Description of the task:
Look through the records and copy each line with the string "logged" in it.
╭──
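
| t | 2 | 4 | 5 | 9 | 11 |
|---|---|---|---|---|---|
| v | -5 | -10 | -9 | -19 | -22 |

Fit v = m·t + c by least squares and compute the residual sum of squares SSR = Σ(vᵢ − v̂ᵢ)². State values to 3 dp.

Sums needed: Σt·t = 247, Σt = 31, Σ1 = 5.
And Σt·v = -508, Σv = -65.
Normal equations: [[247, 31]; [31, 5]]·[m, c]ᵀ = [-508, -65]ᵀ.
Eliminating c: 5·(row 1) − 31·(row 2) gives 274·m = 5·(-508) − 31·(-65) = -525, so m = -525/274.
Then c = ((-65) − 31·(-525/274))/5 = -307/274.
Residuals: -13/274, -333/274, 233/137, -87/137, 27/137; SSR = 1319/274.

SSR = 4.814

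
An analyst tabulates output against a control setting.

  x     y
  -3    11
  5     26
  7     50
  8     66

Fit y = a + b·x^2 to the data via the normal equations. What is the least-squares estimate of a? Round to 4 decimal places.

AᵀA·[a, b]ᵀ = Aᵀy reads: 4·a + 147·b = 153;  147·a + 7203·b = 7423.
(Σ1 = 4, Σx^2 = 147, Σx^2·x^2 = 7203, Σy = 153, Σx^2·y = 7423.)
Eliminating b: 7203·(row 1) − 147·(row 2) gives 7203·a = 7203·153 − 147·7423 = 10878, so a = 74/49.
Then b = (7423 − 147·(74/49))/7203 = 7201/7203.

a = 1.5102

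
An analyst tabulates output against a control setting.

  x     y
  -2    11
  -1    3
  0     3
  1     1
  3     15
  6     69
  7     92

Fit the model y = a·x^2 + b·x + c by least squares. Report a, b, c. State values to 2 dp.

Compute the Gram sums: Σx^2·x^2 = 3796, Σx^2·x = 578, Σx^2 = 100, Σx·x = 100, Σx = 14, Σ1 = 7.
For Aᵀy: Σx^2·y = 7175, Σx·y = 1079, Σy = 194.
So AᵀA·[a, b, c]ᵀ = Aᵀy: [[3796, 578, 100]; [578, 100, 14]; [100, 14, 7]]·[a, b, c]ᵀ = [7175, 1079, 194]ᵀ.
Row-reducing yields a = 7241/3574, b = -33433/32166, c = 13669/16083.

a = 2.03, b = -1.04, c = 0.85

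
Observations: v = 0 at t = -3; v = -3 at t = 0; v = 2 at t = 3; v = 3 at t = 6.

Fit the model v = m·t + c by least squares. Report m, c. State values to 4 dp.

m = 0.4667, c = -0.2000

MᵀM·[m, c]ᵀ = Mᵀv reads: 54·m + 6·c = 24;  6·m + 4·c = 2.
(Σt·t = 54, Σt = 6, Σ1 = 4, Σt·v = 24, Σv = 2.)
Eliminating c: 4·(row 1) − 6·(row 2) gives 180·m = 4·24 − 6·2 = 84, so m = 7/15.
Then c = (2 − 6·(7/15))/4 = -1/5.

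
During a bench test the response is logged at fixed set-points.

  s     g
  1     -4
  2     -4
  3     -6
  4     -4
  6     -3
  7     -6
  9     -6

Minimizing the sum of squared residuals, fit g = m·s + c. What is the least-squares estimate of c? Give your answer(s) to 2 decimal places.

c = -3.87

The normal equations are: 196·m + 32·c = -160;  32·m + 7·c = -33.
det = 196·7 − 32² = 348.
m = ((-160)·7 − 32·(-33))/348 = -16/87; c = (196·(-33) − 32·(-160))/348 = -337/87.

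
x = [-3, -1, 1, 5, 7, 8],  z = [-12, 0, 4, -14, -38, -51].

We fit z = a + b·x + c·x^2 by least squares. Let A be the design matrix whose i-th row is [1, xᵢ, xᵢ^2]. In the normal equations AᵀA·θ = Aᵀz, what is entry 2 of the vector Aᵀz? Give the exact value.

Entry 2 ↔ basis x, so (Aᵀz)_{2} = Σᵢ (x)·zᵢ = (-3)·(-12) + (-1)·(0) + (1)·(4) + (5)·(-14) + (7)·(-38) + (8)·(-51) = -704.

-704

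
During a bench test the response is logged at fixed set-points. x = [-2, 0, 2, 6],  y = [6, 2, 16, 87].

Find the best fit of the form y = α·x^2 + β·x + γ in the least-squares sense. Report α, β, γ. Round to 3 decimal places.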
╰──
Your solution:
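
During a bench test the response is logged at fixed set-points.
During a bench test the response is logged at fixed set-points. x = [-2, 0, 2, 6],  y = [6, 2, 16, 87].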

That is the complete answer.